- [The problem]: Please quote exactly the lines below from the line containing "12. (v4 | v7)" to the line containing "21. (v8 | v7 | v1)", both lines included, and nothing else.
[[ Material for the task, beginning ]]
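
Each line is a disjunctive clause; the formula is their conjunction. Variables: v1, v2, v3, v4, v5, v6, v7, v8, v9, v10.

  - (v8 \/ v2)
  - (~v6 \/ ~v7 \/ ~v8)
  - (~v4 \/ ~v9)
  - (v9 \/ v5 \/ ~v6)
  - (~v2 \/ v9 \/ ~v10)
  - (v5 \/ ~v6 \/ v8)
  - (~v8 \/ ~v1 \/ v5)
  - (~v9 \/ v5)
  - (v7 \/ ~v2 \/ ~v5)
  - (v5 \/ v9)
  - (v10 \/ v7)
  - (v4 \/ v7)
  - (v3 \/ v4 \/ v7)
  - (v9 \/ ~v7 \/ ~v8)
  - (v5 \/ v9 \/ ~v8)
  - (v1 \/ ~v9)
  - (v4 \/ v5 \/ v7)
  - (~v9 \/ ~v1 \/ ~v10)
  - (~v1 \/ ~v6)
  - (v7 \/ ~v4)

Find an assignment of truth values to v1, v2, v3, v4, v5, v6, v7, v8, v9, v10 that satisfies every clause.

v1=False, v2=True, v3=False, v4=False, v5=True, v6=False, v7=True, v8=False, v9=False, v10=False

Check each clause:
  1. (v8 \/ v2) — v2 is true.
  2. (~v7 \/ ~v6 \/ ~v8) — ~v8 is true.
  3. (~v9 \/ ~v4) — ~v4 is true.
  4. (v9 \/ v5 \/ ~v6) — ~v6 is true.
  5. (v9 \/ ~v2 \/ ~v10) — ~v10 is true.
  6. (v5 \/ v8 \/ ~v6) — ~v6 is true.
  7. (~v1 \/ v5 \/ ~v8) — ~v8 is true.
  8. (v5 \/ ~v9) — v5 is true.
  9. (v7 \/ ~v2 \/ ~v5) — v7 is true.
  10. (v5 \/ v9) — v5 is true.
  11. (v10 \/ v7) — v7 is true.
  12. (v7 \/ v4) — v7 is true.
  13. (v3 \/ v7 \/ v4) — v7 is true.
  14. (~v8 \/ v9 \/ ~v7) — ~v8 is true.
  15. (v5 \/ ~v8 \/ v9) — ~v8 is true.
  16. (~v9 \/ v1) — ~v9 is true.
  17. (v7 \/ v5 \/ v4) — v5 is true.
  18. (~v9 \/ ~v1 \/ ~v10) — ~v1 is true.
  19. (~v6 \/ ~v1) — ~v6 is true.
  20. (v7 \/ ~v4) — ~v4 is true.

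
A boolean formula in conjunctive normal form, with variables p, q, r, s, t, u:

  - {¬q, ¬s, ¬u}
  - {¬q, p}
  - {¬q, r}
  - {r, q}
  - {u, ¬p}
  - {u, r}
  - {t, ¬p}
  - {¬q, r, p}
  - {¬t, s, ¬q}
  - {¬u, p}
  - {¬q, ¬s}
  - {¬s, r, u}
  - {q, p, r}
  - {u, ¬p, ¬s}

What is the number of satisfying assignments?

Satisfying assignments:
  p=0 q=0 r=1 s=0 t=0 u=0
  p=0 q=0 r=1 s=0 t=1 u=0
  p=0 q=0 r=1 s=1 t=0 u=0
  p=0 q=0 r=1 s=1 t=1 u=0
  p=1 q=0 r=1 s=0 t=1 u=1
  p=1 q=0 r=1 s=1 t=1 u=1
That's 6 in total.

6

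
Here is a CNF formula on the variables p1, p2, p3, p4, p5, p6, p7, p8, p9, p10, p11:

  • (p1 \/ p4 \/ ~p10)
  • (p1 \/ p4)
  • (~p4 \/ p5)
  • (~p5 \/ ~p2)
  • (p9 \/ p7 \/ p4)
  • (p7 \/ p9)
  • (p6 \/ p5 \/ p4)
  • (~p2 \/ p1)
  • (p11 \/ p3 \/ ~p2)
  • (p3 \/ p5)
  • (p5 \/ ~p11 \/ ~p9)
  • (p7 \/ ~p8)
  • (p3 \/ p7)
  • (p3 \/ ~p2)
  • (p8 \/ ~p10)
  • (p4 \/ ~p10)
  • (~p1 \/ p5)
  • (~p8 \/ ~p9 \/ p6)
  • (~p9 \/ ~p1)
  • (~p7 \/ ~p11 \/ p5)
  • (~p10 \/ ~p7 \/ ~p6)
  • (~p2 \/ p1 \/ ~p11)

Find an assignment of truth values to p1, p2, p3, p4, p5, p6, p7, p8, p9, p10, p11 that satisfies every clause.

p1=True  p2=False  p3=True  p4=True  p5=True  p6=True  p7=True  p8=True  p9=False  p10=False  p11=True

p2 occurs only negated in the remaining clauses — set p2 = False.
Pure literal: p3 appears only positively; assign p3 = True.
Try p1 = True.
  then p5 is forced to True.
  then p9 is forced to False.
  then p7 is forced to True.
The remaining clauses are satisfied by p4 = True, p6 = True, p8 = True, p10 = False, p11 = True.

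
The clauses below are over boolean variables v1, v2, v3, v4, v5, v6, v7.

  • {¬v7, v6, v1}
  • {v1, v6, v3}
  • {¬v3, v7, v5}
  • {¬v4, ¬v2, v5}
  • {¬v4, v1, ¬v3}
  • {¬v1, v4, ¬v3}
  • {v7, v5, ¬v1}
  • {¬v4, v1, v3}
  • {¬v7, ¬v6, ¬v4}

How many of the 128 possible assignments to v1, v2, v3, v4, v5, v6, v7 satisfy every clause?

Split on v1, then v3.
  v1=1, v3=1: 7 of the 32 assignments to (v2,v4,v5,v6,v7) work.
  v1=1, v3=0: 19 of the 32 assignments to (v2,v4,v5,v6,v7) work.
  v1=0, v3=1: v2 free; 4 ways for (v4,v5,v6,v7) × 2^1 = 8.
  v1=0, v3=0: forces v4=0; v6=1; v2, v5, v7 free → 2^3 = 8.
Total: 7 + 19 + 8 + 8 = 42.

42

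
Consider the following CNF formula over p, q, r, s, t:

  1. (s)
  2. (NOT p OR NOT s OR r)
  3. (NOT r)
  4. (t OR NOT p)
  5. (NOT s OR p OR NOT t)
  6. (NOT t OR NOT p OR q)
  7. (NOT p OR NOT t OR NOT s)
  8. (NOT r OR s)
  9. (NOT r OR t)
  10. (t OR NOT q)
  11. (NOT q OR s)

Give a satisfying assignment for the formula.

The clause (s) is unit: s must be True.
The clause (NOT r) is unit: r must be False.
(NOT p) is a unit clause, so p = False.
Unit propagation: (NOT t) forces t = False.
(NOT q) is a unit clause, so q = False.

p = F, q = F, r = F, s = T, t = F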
[[ Material for the task, end ]]
[[ Material for the task, beginning ]]
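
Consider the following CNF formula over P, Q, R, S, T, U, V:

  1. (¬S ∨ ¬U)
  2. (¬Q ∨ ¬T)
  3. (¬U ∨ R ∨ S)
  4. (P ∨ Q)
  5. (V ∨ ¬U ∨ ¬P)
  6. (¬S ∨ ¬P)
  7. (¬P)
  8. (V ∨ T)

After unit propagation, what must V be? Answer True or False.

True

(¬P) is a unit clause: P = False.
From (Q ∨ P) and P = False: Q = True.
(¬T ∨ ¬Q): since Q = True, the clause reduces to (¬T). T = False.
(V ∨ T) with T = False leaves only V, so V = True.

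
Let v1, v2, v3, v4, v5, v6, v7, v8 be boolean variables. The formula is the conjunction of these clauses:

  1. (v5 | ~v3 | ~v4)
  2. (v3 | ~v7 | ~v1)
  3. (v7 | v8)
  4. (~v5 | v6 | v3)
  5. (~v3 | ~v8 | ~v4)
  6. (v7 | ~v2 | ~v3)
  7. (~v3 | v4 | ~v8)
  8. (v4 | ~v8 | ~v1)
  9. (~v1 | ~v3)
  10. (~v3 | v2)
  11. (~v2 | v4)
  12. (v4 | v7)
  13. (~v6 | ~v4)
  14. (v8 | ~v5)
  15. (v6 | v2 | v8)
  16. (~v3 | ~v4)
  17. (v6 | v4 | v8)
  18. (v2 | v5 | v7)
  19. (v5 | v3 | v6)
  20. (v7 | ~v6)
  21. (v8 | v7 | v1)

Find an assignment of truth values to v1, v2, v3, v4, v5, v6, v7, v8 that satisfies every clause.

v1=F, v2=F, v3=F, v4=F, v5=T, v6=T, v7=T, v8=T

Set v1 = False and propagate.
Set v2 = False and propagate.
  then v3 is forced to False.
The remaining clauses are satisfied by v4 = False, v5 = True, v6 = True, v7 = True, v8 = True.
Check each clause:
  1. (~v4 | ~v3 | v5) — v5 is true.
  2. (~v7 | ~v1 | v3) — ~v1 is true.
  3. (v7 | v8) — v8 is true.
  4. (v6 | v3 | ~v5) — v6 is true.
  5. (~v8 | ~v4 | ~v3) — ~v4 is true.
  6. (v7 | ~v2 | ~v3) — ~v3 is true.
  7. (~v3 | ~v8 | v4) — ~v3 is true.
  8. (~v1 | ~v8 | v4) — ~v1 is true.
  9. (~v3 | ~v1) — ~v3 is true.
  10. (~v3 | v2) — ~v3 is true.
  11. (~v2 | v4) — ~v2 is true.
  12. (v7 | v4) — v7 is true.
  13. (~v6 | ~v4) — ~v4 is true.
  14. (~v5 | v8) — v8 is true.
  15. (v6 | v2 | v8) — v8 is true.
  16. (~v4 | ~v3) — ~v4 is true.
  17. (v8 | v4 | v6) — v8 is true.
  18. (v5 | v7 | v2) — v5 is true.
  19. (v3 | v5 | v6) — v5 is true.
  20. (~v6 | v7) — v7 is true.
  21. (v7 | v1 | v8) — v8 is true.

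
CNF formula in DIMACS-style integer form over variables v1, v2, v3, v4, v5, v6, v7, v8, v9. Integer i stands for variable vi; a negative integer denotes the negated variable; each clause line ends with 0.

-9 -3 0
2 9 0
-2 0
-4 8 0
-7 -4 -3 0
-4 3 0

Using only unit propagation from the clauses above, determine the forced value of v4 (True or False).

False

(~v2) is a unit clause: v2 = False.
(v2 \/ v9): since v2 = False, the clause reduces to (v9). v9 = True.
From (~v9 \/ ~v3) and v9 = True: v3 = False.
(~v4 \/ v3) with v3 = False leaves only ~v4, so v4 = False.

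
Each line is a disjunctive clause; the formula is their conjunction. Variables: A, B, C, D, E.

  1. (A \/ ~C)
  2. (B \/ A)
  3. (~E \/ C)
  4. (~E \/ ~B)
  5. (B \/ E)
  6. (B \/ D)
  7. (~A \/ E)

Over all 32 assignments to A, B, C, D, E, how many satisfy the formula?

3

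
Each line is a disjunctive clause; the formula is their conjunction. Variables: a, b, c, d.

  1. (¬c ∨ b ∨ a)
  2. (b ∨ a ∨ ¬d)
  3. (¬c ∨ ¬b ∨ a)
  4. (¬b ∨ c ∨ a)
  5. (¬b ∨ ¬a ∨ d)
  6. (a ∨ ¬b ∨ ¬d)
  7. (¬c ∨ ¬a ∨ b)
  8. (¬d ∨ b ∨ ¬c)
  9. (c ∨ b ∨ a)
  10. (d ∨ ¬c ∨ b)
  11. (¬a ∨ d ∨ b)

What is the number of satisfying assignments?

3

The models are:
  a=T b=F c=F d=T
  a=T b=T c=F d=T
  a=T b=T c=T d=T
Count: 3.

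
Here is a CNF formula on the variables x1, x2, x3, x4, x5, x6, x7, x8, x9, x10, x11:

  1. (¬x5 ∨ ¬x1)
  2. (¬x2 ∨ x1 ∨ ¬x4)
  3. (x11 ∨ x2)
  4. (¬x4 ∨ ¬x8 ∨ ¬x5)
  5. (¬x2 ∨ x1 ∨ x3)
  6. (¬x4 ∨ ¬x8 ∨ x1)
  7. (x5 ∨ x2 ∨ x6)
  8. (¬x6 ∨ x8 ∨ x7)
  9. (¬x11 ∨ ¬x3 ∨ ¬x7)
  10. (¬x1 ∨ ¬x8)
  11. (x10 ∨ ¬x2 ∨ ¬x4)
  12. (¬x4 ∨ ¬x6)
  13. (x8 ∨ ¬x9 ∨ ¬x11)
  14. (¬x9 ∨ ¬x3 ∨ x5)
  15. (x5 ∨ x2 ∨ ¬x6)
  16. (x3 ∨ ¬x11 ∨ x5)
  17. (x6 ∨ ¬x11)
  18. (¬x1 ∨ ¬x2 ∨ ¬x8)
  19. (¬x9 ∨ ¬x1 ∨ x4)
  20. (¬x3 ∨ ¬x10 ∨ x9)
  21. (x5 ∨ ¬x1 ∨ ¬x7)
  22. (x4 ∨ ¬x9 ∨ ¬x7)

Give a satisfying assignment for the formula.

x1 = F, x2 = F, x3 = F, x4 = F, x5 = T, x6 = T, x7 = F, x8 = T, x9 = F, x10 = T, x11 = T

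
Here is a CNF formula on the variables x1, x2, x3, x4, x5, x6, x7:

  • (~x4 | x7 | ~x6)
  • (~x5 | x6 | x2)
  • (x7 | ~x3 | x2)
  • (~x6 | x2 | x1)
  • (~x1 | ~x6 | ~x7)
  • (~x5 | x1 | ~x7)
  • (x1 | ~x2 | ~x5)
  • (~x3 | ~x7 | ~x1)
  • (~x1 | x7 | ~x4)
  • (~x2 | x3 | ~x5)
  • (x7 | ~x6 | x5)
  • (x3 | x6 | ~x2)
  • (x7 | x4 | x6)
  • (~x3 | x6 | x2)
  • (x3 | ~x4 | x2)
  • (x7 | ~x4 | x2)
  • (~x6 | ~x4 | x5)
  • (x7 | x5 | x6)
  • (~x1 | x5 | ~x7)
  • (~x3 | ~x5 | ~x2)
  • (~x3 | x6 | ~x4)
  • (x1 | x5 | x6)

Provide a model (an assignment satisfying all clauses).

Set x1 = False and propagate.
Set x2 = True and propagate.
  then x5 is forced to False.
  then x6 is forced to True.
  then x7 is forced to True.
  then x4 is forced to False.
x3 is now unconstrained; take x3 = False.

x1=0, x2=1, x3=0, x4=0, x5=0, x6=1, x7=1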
[[ Material for the task, end ]]
- [Exercise solution]:
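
  12. (v4 | v7)
  13. (~v6 | ~v4)
  14. (v8 | ~v5)
  15. (v6 | v2 | v8)
  16. (~v3 | ~v4)
  17. (v6 | v4 | v8)
  18. (v2 | v5 | v7)
  19. (v5 | v3 | v6)
  20. (v7 | ~v6)
  21. (v8 | v7 | v1)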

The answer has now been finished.